**Task brief:** Lines from the beginning of the data through the line containing "A FeSO₄(aq) cell" are to be copied exactly, with no other line included.

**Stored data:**

▬▬▬

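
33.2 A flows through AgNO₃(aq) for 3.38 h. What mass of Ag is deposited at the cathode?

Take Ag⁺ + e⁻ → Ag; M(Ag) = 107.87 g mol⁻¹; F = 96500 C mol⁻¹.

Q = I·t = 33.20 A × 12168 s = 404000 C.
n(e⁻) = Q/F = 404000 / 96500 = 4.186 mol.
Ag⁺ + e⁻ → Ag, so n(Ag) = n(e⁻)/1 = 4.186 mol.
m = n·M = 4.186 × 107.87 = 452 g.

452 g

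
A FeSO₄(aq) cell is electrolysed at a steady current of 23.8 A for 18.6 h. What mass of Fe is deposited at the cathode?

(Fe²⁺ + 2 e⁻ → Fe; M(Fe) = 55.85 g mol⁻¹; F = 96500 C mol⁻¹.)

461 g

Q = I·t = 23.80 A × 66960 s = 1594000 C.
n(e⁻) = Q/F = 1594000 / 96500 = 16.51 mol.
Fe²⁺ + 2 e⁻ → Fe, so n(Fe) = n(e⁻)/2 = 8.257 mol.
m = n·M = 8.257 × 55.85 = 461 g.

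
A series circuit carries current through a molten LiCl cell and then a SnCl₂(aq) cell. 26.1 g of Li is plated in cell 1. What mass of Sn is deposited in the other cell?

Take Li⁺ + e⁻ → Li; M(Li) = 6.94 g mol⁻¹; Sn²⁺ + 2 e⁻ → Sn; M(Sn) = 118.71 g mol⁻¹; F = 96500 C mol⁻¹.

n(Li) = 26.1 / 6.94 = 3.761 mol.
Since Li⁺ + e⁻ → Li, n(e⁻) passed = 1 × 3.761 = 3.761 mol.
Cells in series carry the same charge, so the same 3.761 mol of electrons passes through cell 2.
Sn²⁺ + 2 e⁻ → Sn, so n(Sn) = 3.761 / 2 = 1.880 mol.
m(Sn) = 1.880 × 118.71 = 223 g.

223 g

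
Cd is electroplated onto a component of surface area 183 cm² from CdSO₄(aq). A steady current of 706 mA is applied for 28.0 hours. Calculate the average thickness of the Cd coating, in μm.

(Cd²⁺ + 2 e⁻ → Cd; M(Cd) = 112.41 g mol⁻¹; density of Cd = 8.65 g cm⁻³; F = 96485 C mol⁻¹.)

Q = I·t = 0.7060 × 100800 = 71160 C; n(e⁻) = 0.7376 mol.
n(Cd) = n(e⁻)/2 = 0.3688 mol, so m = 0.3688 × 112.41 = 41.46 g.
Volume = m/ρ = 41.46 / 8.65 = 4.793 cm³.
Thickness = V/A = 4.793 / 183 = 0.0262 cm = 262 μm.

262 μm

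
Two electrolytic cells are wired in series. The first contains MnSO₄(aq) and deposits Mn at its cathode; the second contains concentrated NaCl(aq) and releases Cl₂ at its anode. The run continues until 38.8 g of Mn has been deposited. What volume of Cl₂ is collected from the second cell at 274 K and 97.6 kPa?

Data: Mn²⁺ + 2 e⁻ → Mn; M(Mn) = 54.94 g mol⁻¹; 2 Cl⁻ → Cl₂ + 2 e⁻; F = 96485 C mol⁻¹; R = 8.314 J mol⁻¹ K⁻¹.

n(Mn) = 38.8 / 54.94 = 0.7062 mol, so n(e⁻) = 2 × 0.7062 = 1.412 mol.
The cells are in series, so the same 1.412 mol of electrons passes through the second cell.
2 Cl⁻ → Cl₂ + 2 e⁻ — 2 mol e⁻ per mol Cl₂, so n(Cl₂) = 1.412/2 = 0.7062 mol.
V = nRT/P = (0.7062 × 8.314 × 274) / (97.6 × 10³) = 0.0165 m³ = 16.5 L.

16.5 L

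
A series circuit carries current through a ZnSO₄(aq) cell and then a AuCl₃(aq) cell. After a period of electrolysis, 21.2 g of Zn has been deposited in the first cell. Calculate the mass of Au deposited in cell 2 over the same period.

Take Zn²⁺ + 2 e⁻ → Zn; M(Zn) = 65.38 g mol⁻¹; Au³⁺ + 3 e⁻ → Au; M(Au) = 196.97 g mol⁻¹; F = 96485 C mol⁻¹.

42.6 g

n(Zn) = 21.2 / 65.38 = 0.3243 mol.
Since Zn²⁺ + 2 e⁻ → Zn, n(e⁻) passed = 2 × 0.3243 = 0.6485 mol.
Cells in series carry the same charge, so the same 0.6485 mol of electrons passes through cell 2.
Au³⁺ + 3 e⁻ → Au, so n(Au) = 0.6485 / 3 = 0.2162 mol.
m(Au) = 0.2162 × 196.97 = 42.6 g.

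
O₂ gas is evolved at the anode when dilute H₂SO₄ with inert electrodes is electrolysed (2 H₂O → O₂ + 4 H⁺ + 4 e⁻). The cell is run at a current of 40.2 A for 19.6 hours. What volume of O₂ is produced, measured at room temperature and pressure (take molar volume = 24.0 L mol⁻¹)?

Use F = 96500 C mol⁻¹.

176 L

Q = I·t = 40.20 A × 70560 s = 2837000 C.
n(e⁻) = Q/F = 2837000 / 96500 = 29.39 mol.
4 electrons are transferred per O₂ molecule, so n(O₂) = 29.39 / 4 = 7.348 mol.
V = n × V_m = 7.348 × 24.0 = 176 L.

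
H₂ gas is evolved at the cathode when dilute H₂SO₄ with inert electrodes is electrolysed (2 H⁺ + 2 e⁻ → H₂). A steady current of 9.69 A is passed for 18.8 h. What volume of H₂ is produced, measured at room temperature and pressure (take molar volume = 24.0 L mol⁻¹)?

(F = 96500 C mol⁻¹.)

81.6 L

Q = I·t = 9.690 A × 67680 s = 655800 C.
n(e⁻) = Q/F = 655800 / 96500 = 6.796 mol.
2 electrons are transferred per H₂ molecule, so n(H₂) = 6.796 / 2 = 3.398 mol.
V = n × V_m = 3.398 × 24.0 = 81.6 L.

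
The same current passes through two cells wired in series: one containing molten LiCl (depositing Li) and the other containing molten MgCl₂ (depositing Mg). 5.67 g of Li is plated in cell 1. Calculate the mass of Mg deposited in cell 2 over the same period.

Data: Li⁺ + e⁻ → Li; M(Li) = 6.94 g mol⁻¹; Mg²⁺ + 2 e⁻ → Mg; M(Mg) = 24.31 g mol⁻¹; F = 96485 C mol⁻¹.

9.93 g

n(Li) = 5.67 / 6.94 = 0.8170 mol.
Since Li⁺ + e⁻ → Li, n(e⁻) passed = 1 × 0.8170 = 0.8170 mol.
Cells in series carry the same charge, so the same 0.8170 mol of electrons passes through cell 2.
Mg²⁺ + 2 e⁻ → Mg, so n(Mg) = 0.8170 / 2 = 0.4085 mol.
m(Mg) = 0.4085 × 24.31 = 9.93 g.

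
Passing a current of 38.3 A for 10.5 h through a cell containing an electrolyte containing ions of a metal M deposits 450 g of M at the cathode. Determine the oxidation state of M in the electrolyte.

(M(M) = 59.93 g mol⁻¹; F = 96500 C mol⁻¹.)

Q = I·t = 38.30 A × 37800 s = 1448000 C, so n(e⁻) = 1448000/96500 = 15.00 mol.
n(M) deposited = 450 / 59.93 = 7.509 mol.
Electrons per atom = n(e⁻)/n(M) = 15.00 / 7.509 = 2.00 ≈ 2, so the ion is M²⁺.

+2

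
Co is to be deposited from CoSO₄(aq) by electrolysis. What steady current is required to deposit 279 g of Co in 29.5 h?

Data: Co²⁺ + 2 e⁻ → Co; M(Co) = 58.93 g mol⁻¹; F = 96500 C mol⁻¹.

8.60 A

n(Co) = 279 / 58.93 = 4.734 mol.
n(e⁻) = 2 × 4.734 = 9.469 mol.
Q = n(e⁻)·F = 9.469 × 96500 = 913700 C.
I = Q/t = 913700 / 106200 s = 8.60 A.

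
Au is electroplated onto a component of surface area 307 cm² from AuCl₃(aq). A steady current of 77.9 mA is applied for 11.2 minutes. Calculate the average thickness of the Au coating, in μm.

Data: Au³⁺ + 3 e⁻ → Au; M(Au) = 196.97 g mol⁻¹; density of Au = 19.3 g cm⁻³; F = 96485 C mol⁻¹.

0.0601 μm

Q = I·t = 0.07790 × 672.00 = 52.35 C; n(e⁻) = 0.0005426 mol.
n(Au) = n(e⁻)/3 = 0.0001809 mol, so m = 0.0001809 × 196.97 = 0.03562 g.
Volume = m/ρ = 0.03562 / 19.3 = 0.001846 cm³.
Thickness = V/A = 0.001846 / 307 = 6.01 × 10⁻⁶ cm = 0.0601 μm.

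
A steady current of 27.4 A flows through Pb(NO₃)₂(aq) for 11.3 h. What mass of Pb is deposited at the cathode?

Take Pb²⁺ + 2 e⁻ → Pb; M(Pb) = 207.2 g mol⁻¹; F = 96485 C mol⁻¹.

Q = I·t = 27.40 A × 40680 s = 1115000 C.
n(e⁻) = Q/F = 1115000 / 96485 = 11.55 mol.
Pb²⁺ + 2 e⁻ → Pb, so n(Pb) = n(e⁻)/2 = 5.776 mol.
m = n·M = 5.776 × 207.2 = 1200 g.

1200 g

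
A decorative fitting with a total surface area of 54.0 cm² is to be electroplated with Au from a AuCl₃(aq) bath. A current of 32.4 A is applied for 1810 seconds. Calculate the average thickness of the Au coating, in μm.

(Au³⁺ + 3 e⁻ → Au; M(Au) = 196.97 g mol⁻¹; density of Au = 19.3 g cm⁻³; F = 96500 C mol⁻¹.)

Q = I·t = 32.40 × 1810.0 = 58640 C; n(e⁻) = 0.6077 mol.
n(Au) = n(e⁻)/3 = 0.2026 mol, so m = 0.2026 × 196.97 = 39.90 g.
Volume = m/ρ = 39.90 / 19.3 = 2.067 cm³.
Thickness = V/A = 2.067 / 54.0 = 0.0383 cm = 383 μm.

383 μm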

▬▬▬

**Exercise response:**
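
33.2 A flows through AgNO₃(aq) for 3.38 h. What mass of Ag is deposited at the cathode?

Take Ag⁺ + e⁻ → Ag; M(Ag) = 107.87 g mol⁻¹; F = 96500 C mol⁻¹.

Q = I·t = 33.20 A × 12168 s = 404000 C.
n(e⁻) = Q/F = 404000 / 96500 = 4.186 mol.
Ag⁺ + e⁻ → Ag, so n(Ag) = n(e⁻)/1 = 4.186 mol.
m = n·M = 4.186 × 107.87 = 452 g.

452 g

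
A FeSO₄(aq) cell is electrolysed at a steady current of 23.8 A for 18.6 h. What mass of Fe is deposited at the cathode?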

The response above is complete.